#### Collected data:
====

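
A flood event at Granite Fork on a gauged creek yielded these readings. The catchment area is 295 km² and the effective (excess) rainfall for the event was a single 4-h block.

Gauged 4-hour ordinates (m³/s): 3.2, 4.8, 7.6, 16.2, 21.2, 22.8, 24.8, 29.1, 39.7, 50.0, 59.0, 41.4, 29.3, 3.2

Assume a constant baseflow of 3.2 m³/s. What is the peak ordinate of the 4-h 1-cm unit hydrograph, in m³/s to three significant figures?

Direct runoff: 0.0, 1.6, 4.4, 13.0, 18.0, 19.6, 21.6, 25.9, 36.5, 46.8, 55.8, 38.2, 26.1, 0.0 m³/s; ΣQ_DR = 307.5 m³/s, peak = 55.8 m³/s.
Runoff depth d = ΣQ_DR·Δt / A = 307.5 × 14400 / (295 km²) = 15.01 mm.
The 1-cm UH is the DRH scaled by (10 mm)/d, so U_p = 55.8 × 10/15.01 = 37.2 m³/s.

U_p ≈ 37.2 m³/s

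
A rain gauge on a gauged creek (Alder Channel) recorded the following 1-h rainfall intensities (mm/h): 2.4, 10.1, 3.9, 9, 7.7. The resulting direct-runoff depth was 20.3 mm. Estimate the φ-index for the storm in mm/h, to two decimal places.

Only the 4 blocks with intensity above φ contribute runoff: 10.1, 3.9, 9, 7.7 mm/h.
Σ(I−φ)·Δt = d  ⇒  (10.1+3.9+9+7.7 − 4φ)·1 = 20.3
φ = (30.70 − 20.3/1) / 4 = 2.60 mm/h.

φ ≈ 2.60 mm/h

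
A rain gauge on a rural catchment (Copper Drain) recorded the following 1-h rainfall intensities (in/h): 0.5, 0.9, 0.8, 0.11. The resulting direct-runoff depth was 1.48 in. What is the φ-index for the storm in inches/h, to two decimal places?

Only the 3 blocks with intensity above φ contribute runoff: 0.5, 0.9, 0.8 in/h.
Σ(I−φ)·Δt = d  ⇒  (0.5+0.9+0.8 − 3φ)·1 = 1.48
φ = (2.200 − 1.48/1) / 3 = 0.24 in/h.

φ ≈ 0.24 in/h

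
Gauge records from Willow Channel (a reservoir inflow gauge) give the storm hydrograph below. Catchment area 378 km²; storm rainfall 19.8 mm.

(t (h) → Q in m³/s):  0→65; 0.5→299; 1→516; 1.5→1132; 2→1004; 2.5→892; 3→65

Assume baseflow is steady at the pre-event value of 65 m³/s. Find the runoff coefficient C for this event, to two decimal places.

C ≈ 0.85

ΣQ_DR = 3518 m³/s; V = ΣQ_DR·Δt = 6.332 × 10^6 m³.
Runoff depth d = V / A = 16.75 mm.
C = d / P = 16.75 / 19.8 = 0.85.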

====

#### ACTIVITY:
Reproduce the data in full, exactly as presented.

#### PROBLEM SOLUTION:
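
A flood event at Granite Fork on a gauged creek yielded these readings. The catchment area is 295 km² and the effective (excess) rainfall for the event was a single 4-h block.

Gauged 4-hour ordinates (m³/s): 3.2, 4.8, 7.6, 16.2, 21.2, 22.8, 24.8, 29.1, 39.7, 50.0, 59.0, 41.4, 29.3, 3.2

Assume a constant baseflow of 3.2 m³/s. What is the peak ordinate of the 4-h 1-cm unit hydrograph, in m³/s to three significant figures?

Direct runoff: 0.0, 1.6, 4.4, 13.0, 18.0, 19.6, 21.6, 25.9, 36.5, 46.8, 55.8, 38.2, 26.1, 0.0 m³/s; ΣQ_DR = 307.5 m³/s, peak = 55.8 m³/s.
Runoff depth d = ΣQ_DR·Δt / A = 307.5 × 14400 / (295 km²) = 15.01 mm.
The 1-cm UH is the DRH scaled by (10 mm)/d, so U_p = 55.8 × 10/15.01 = 37.2 m³/s.

U_p ≈ 37.2 m³/s

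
A rain gauge on a gauged creek (Alder Channel) recorded the following 1-h rainfall intensities (mm/h): 2.4, 10.1, 3.9, 9, 7.7. The resulting direct-runoff depth was 20.3 mm. Estimate the φ-index for the storm in mm/h, to two decimal places.

Only the 4 blocks with intensity above φ contribute runoff: 10.1, 3.9, 9, 7.7 mm/h.
Σ(I−φ)·Δt = d  ⇒  (10.1+3.9+9+7.7 − 4φ)·1 = 20.3
φ = (30.70 − 20.3/1) / 4 = 2.60 mm/h.

φ ≈ 2.60 mm/h

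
A rain gauge on a rural catchment (Copper Drain) recorded the following 1-h rainfall intensities (in/h): 0.5, 0.9, 0.8, 0.11. The resulting direct-runoff depth was 1.48 in. What is the φ-index for the storm in inches/h, to two decimal places?

Only the 3 blocks with intensity above φ contribute runoff: 0.5, 0.9, 0.8 in/h.
Σ(I−φ)·Δt = d  ⇒  (0.5+0.9+0.8 − 3φ)·1 = 1.48
φ = (2.200 − 1.48/1) / 3 = 0.24 in/h.

φ ≈ 0.24 in/h

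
Gauge records from Willow Channel (a reservoir inflow gauge) give the storm hydrograph below. Catchment area 378 km²; storm rainfall 19.8 mm.

(t (h) → Q in m³/s):  0→65; 0.5→299; 1→516; 1.5→1132; 2→1004; 2.5→892; 3→65

Assume baseflow is steady at the pre-event value of 65 m³/s. Find the runoff coefficient C for this event, to two decimal places.

C ≈ 0.85

ΣQ_DR = 3518 m³/s; V = ΣQ_DR·Δt = 6.332 × 10^6 m³.
Runoff depth d = V / A = 16.75 mm.
C = d / P = 16.75 / 19.8 = 0.85.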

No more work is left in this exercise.